··· Data records ···

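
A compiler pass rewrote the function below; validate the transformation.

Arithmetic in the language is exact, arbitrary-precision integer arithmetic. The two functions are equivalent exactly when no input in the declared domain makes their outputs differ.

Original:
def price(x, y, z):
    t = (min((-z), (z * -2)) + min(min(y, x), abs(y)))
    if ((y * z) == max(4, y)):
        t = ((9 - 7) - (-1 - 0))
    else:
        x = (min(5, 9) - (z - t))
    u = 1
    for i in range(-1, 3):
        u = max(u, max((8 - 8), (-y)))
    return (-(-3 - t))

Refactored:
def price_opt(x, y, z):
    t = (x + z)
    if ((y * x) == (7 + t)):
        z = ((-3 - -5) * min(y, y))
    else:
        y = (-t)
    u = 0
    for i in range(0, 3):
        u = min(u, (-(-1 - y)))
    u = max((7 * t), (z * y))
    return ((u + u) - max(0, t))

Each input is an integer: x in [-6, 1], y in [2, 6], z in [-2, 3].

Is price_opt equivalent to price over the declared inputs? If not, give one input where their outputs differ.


Run the pair on x=-6, y=2, z=-2.
price: t=-4, then ((y * z) == max(4, y)) is false, then x=3, then u=1, then (i=-1), then u=1, then (i=0), then u=1, then (i=1), then u=1, then (i=2), then u=1, then returns -1
price_opt: t=-8, then ((y * x) == (7 + t)) is false, then y=8, then u=0, then (i=0), then u=0, then (i=1), then u=0, then (i=2), then u=0, then u=-16, then returns -32
-1 against -32: the behavior changed.
verdict: not equivalent; witness: x=-6, y=2, z=-2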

···

Task to carry out: Say only the number of lines above holding "integer".

Answer space: 2